WHAT THE TASK REQUIRES:
Below this sentence is a listing; return exactly its lines from the one with "GruI: recognises 5'-CCAG^C-3', offset=4" to the one with "For each enzyme, the", both kept, and nothing more.

SOURCE MATERIAL:
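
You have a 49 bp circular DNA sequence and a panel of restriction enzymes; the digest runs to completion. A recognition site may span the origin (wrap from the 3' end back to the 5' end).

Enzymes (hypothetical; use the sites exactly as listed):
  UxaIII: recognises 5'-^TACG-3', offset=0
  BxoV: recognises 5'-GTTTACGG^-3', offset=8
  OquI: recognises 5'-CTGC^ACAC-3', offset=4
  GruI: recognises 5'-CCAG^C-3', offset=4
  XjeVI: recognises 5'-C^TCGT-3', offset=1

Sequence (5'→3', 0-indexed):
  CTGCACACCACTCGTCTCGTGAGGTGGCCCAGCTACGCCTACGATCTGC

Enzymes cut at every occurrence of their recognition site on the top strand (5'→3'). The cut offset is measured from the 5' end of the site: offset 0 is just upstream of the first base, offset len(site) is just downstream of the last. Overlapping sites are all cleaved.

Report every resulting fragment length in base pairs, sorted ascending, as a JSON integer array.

Site scan:
  UxaIII (TACG, off=0): starts [33, 39] → cuts [33, 39]
  BxoV (GTTTACGG, off=8): no sites
  OquI (CTGCACAC, off=4): starts [0] → cuts [4]
  GruI (CCAGC, off=4): starts [28] → cuts [32]
  XjeVI (CTCGT, off=1): starts [10, 15] → cuts [11, 16]

All cut coordinates (distinct, sorted): [4, 11, 16, 32, 33, 39]

Fragment lengths:
  4→11: 7 bp
  11→16: 5 bp
  16→32: 16 bp
  32→33: 1 bp
  33→39: 6 bp
  39→4 (wrap): 49-39+4 = 14 bp

[1,5,6,7,14,16]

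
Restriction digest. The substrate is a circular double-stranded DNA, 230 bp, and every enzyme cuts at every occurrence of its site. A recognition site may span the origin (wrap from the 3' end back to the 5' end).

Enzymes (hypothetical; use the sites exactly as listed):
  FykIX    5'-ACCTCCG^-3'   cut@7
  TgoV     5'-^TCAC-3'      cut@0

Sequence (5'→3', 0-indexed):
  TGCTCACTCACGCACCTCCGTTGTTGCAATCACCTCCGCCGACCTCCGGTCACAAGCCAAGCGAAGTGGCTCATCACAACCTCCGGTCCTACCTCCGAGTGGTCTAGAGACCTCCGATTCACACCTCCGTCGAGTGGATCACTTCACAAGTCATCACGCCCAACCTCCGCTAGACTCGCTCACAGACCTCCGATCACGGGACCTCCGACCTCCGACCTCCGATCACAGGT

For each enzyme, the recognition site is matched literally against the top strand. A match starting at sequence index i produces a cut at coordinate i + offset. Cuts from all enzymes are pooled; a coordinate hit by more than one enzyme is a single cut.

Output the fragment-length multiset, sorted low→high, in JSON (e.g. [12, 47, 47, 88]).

[1,1,1,2,4,5,7,7,9,9,9,10,10,10,11,11,12,12,13,13,14,16,19,24]

Scan for sites:
  FykIX ACCTCCG/7: at [13, 31, 41, 78, 90, 109, 122, 162, 185, 200, 207, 214] ⇒ [20, 38, 48, 85, 97, 116, 129, 169, 192, 207, 214, 221]
  TgoV TCAC/0: at [3, 7, 29, 49, 73, 118, 138, 143, 153, 179, 193, 222] ⇒ [3, 7, 29, 49, 73, 118, 138, 143, 153, 179, 193, 222]

Pooled cuts: [3, 7, 20, 29, 38, 48, 49, 73, 85, 97, 116, 118, 129, 138, 143, 153, 169, 179, 192, 193, 207, 214, 221, 222]

Fragment lengths:
  3→7: 4 bp
  7→20: 13 bp
  20→29: 9 bp
  29→38: 9 bp
  38→48: 10 bp
  48→49: 1 bp
  49→73: 24 bp
  73→85: 12 bp
  85→97: 12 bp
  97→116: 19 bp
  116→118: 2 bp
  118→129: 11 bp
  129→138: 9 bp
  138→143: 5 bp
  143→153: 10 bp
  153→169: 16 bp
  169→179: 10 bp
  179→192: 13 bp
  192→193: 1 bp
  193→207: 14 bp
  207→214: 7 bp
  214→221: 7 bp
  221→222: 1 bp
  222→3 (wrap): 230-222+3 = 11 bp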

EXPECTED OUTPUT:
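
  GruI: recognises 5'-CCAG^C-3', offset=4
  XjeVI: recognises 5'-C^TCGT-3', offset=1

Sequence (5'→3', 0-indexed):
  CTGCACACCACTCGTCTCGTGAGGTGGCCCAGCTACGCCTACGATCTGC

Enzymes cut at every occurrence of their recognition site on the top strand (5'→3'). The cut offset is measured from the 5' end of the site: offset 0 is just upstream of the first base, offset len(site) is just downstream of the last. Overlapping sites are all cleaved.

Report every resulting fragment length in base pairs, sorted ascending, as a JSON integer array.

Site scan:
  UxaIII (TACG, off=0): starts [33, 39] → cuts [33, 39]
  BxoV (GTTTACGG, off=8): no sites
  OquI (CTGCACAC, off=4): starts [0] → cuts [4]
  GruI (CCAGC, off=4): starts [28] → cuts [32]
  XjeVI (CTCGT, off=1): starts [10, 15] → cuts [11, 16]

All cut coordinates (distinct, sorted): [4, 11, 16, 32, 33, 39]

Fragment lengths:
  4→11: 7 bp
  11→16: 5 bp
  16→32: 16 bp
  32→33: 1 bp
  33→39: 6 bp
  39→4 (wrap): 49-39+4 = 14 bp

[1,5,6,7,14,16]

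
Restriction digest. The substrate is a circular double-stranded DNA, 230 bp, and every enzyme cuts at every occurrence of its site. A recognition site may span the origin (wrap from the 3' end back to the 5' end).

Enzymes (hypothetical; use the sites exactly as listed):
  FykIX    5'-ACCTCCG^-3'   cut@7
  TgoV     5'-^TCAC-3'      cut@0

Sequence (5'→3', 0-indexed):
  TGCTCACTCACGCACCTCCGTTGTTGCAATCACCTCCGCCGACCTCCGGTCACAAGCCAAGCGAAGTGGCTCATCACAACCTCCGGTCCTACCTCCGAGTGGTCTAGAGACCTCCGATTCACACCTCCGTCGAGTGGATCACTTCACAAGTCATCACGCCCAACCTCCGCTAGACTCGCTCACAGACCTCCGATCACGGGACCTCCGACCTCCGACCTCCGATCACAGGT

For each enzyme, the recognition site is matched literally against the top strand. A match starting at sequence index i produces a cut at coordinate i + offset. Cuts from all enzymes are pooled; a coordinate hit by more than one enzyme is a single cut.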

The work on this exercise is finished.